Your instructions: Each line from the one containing "[2024-06-20 13:22:00] CONNECT" through the end of the entries below must be output exactly; no other line belongs.

■ ■ ■

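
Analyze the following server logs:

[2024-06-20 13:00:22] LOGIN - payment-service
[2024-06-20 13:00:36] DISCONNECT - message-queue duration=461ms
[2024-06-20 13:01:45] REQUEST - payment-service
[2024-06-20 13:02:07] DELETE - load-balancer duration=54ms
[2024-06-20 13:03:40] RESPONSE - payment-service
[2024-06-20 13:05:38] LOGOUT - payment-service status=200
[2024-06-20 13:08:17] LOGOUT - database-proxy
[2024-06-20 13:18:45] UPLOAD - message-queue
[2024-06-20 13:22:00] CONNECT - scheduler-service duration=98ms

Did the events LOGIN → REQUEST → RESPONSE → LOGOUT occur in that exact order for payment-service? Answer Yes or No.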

■ ■ ■

Solution to this exercise:
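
[2024-06-20 13:22:00] CONNECT - scheduler-service duration=98ms

Did the events LOGIN → REQUEST → RESPONSE → LOGOUT occur in that exact order for payment-service? Answer Yes or No.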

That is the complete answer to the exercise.